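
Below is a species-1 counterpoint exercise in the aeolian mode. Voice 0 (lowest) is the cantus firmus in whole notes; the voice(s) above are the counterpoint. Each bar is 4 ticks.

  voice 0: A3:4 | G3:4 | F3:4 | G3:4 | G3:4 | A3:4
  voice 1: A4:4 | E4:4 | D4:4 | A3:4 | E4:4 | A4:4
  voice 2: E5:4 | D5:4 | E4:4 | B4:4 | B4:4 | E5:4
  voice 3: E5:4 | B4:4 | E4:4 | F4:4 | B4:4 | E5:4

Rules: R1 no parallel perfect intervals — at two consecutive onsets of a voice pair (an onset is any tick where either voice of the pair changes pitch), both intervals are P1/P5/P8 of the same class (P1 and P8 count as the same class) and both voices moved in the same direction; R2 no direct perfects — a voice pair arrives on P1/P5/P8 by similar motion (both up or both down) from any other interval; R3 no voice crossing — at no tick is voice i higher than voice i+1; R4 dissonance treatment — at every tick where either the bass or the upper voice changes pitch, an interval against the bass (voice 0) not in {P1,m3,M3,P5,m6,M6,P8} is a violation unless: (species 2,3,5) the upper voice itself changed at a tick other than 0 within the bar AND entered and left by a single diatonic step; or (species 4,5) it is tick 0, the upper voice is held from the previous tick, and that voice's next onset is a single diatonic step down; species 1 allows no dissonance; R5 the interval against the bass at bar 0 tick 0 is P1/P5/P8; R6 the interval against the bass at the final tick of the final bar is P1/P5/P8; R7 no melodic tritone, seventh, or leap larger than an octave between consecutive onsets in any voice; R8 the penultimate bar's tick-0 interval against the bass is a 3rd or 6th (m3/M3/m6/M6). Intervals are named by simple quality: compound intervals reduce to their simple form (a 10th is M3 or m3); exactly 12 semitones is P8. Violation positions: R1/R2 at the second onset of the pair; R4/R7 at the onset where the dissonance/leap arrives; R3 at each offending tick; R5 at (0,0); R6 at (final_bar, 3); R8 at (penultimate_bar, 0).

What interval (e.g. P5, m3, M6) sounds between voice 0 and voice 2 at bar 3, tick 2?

voice 0=G3 voice 2=B4 -> M3

M3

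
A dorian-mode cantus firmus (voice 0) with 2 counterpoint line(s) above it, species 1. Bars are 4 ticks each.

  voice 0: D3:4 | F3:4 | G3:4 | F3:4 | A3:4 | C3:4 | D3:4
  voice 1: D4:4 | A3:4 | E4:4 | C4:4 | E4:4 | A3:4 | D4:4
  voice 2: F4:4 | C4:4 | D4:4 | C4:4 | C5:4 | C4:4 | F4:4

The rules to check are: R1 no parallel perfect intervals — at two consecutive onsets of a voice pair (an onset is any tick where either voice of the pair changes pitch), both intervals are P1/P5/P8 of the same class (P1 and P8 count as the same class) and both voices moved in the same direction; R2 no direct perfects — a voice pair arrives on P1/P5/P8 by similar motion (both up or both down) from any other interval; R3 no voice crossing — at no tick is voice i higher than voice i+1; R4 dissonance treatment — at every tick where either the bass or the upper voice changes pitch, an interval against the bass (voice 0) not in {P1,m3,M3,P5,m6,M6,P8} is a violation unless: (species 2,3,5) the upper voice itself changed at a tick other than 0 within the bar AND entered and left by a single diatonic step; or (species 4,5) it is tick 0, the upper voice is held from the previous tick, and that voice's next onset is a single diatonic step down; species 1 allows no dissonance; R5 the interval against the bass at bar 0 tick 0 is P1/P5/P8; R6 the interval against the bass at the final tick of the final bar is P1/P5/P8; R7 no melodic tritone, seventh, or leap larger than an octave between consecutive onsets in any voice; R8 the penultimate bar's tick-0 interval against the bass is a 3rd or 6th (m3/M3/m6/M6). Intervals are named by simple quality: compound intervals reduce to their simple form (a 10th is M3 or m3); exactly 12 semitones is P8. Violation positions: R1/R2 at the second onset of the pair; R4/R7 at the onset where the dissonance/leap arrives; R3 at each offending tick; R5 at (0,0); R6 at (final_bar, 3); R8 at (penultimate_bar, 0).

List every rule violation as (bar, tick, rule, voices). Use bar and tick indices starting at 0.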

## INSTRUCTIONS FOR THE TASK
Check the listing above for lines containing the string "mode", and copy each one.

## ANSWER SPACE
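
Below is a species-1 counterpoint exercise in the aeolian mode. Voice 0 (lowest) is the cantus firmus in whole notes; the voice(s) above are the counterpoint. Each bar is 4 ticks.
A dorian-mode cantus firmus (voice 0) with 2 counterpoint line(s) above it, species 1. Bars are 4 ticks each.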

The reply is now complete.